PROBLEM TO SOLVE: In your reply, reproduce every line of the data without any alteration.
──────── RECORDS SUPPLIED ────────
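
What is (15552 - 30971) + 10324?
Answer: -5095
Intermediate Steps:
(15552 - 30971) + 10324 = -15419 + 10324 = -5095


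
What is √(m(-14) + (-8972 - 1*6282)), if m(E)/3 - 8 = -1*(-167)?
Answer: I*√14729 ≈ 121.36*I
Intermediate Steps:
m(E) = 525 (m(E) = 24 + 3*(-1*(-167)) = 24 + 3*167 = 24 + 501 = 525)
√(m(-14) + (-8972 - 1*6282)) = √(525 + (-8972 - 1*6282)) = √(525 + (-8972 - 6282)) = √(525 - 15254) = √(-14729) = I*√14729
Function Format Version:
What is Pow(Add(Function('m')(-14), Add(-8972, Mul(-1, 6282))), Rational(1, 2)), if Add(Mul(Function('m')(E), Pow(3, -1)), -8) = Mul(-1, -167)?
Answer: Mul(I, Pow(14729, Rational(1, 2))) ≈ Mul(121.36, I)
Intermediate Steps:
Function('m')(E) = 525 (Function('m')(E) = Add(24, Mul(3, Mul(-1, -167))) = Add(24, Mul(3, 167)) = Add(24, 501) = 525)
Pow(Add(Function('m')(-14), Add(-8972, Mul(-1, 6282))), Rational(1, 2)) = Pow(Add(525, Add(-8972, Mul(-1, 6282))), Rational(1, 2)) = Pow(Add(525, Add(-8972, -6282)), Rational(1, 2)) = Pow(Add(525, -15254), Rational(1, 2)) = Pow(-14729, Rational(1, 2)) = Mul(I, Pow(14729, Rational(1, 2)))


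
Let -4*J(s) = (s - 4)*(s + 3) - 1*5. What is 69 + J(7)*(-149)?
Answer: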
────────
TASK RESPONSE:
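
What is (15552 - 30971) + 10324?
Answer: -5095
Intermediate Steps:
(15552 - 30971) + 10324 = -15419 + 10324 = -5095


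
What is √(m(-14) + (-8972 - 1*6282)), if m(E)/3 - 8 = -1*(-167)?
Answer: I*√14729 ≈ 121.36*I
Intermediate Steps:
m(E) = 525 (m(E) = 24 + 3*(-1*(-167)) = 24 + 3*167 = 24 + 501 = 525)
√(m(-14) + (-8972 - 1*6282)) = √(525 + (-8972 - 1*6282)) = √(525 + (-8972 - 6282)) = √(525 - 15254) = √(-14729) = I*√14729
Function Format Version:
What is Pow(Add(Function('m')(-14), Add(-8972, Mul(-1, 6282))), Rational(1, 2)), if Add(Mul(Function('m')(E), Pow(3, -1)), -8) = Mul(-1, -167)?
Answer: Mul(I, Pow(14729, Rational(1, 2))) ≈ Mul(121.36, I)
Intermediate Steps:
Function('m')(E) = 525 (Function('m')(E) = Add(24, Mul(3, Mul(-1, -167))) = Add(24, Mul(3, 167)) = Add(24, 501) = 525)
Pow(Add(Function('m')(-14), Add(-8972, Mul(-1, 6282))), Rational(1, 2)) = Pow(Add(525, Add(-8972, Mul(-1, 6282))), Rational(1, 2)) = Pow(Add(525, Add(-8972, -6282)), Rational(1, 2)) = Pow(Add(525, -15254), Rational(1, 2)) = Pow(-14729, Rational(1, 2)) = Mul(I, Pow(14729, Rational(1, 2)))


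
Let -4*J(s) = (s - 4)*(s + 3) - 1*5. What is 69 + J(7)*(-149)?
Answer: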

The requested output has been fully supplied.